- [The input]:

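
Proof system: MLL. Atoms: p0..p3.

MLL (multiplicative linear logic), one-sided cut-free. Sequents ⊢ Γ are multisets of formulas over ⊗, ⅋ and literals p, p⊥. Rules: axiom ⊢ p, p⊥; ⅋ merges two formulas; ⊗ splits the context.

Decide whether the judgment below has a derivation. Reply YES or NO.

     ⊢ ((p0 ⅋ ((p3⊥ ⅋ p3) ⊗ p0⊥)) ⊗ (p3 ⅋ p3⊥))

Derivation (root first):
[⊗]  ⊢ ((p0 ⅋ ((p3⊥ ⅋ p3) ⊗ p0⊥)) ⊗ (p3 ⅋ p3⊥))
  [⅋]  ⊢ (p0 ⅋ ((p3⊥ ⅋ p3) ⊗ p0⊥))
    [⊗]  ⊢ p0, ((p3⊥ ⅋ p3) ⊗ p0⊥)
      [⅋]  ⊢ (p3⊥ ⅋ p3)
        [Ax]  ⊢ p3, p3⊥
      [Ax]  ⊢ p0, p0⊥
  [⅋]  ⊢ (p3 ⅋ p3⊥)
    [Ax]  ⊢ p3, p3⊥

Result: YES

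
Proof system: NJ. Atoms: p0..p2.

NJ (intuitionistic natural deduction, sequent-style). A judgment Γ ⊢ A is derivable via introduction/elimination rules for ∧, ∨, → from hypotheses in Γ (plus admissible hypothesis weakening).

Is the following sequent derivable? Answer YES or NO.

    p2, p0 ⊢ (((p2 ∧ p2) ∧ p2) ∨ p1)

Derivation trace:
[Wk] p2, p0 ⊢ (((p2 ∧ p2) ∧ p2) ∨ p1)
  [∨I₁] p2 ⊢ (((p2 ∧ p2) ∧ p2) ∨ p1)
    [∧I] p2 ⊢ ((p2 ∧ p2) ∧ p2)
      [∧I] p2 ⊢ (p2 ∧ p2)
        [Ax] p2 ⊢ p2
        [Ax] p2 ⊢ p2
      [Ax] p2 ⊢ p2

Result: YES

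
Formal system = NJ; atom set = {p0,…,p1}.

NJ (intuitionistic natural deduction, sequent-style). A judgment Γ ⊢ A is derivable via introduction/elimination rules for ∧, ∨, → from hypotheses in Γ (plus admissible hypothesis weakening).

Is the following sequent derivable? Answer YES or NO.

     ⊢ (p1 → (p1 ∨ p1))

Derivation (root first):
[→I]  ⊢ (p1 → (p1 ∨ p1))
  [∨I₂] p1 ⊢ (p1 ∨ p1)
    [Ax] p1 ⊢ p1

Result: YES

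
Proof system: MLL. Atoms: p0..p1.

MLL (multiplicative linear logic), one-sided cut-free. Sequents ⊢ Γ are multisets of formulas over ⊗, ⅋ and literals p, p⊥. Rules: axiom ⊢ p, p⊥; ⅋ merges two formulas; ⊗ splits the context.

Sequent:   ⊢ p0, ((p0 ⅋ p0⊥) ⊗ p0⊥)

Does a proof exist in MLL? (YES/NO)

Derivation trace:
[⊗]  ⊢ p0, ((p0 ⅋ p0⊥) ⊗ p0⊥)
  [⅋]  ⊢ (p0 ⅋ p0⊥)
    [Ax]  ⊢ p0, p0⊥
  [Ax]  ⊢ p0, p0⊥

Result: YES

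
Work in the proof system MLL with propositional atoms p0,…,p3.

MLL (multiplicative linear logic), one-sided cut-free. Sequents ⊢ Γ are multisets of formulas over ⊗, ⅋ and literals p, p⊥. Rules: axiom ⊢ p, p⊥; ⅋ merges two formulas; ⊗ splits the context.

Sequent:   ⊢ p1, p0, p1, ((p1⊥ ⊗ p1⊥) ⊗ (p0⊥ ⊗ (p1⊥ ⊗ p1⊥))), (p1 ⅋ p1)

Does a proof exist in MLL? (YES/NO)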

- [Task description]: Each entry above is to be returned exactly as given.

- [The completed task]:
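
Proof system: MLL. Atoms: p0..p3.

MLL (multiplicative linear logic), one-sided cut-free. Sequents ⊢ Γ are multisets of formulas over ⊗, ⅋ and literals p, p⊥. Rules: axiom ⊢ p, p⊥; ⅋ merges two formulas; ⊗ splits the context.

Decide whether the judgment below has a derivation. Reply YES or NO.

     ⊢ ((p0 ⅋ ((p3⊥ ⅋ p3) ⊗ p0⊥)) ⊗ (p3 ⅋ p3⊥))

Derivation (root first):
[⊗]  ⊢ ((p0 ⅋ ((p3⊥ ⅋ p3) ⊗ p0⊥)) ⊗ (p3 ⅋ p3⊥))
  [⅋]  ⊢ (p0 ⅋ ((p3⊥ ⅋ p3) ⊗ p0⊥))
    [⊗]  ⊢ p0, ((p3⊥ ⅋ p3) ⊗ p0⊥)
      [⅋]  ⊢ (p3⊥ ⅋ p3)
        [Ax]  ⊢ p3, p3⊥
      [Ax]  ⊢ p0, p0⊥
  [⅋]  ⊢ (p3 ⅋ p3⊥)
    [Ax]  ⊢ p3, p3⊥

Result: YES

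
Proof system: NJ. Atoms: p0..p2.

NJ (intuitionistic natural deduction, sequent-style). A judgment Γ ⊢ A is derivable via introduction/elimination rules for ∧, ∨, → from hypotheses in Γ (plus admissible hypothesis weakening).

Is the following sequent derivable? Answer YES or NO.

    p2, p0 ⊢ (((p2 ∧ p2) ∧ p2) ∨ p1)

Derivation trace:
[Wk] p2, p0 ⊢ (((p2 ∧ p2) ∧ p2) ∨ p1)
  [∨I₁] p2 ⊢ (((p2 ∧ p2) ∧ p2) ∨ p1)
    [∧I] p2 ⊢ ((p2 ∧ p2) ∧ p2)
      [∧I] p2 ⊢ (p2 ∧ p2)
        [Ax] p2 ⊢ p2
        [Ax] p2 ⊢ p2
      [Ax] p2 ⊢ p2

Result: YES

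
Formal system = NJ; atom set = {p0,…,p1}.

NJ (intuitionistic natural deduction, sequent-style). A judgment Γ ⊢ A is derivable via introduction/elimination rules for ∧, ∨, → from hypotheses in Γ (plus admissible hypothesis weakening).

Is the following sequent derivable? Answer YES or NO.

     ⊢ (p1 → (p1 ∨ p1))

Derivation (root first):
[→I]  ⊢ (p1 → (p1 ∨ p1))
  [∨I₂] p1 ⊢ (p1 ∨ p1)
    [Ax] p1 ⊢ p1

Result: YES

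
Proof system: MLL. Atoms: p0..p1.

MLL (multiplicative linear logic), one-sided cut-free. Sequents ⊢ Γ are multisets of formulas over ⊗, ⅋ and literals p, p⊥. Rules: axiom ⊢ p, p⊥; ⅋ merges two formulas; ⊗ splits the context.

Sequent:   ⊢ p0, ((p0 ⅋ p0⊥) ⊗ p0⊥)

Does a proof exist in MLL? (YES/NO)

Derivation trace:
[⊗]  ⊢ p0, ((p0 ⅋ p0⊥) ⊗ p0⊥)
  [⅋]  ⊢ (p0 ⅋ p0⊥)
    [Ax]  ⊢ p0, p0⊥
  [Ax]  ⊢ p0, p0⊥

Result: YES

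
Work in the proof system MLL with propositional atoms p0,…,p3.

MLL (multiplicative linear logic), one-sided cut-free. Sequents ⊢ Γ are multisets of formulas over ⊗, ⅋ and literals p, p⊥. Rules: axiom ⊢ p, p⊥; ⅋ merges two formulas; ⊗ splits the context.

Sequent:   ⊢ p1, p0, p1, ((p1⊥ ⊗ p1⊥) ⊗ (p0⊥ ⊗ (p1⊥ ⊗ p1⊥))), (p1 ⅋ p1)

Does a proof exist in MLL? (YES/NO)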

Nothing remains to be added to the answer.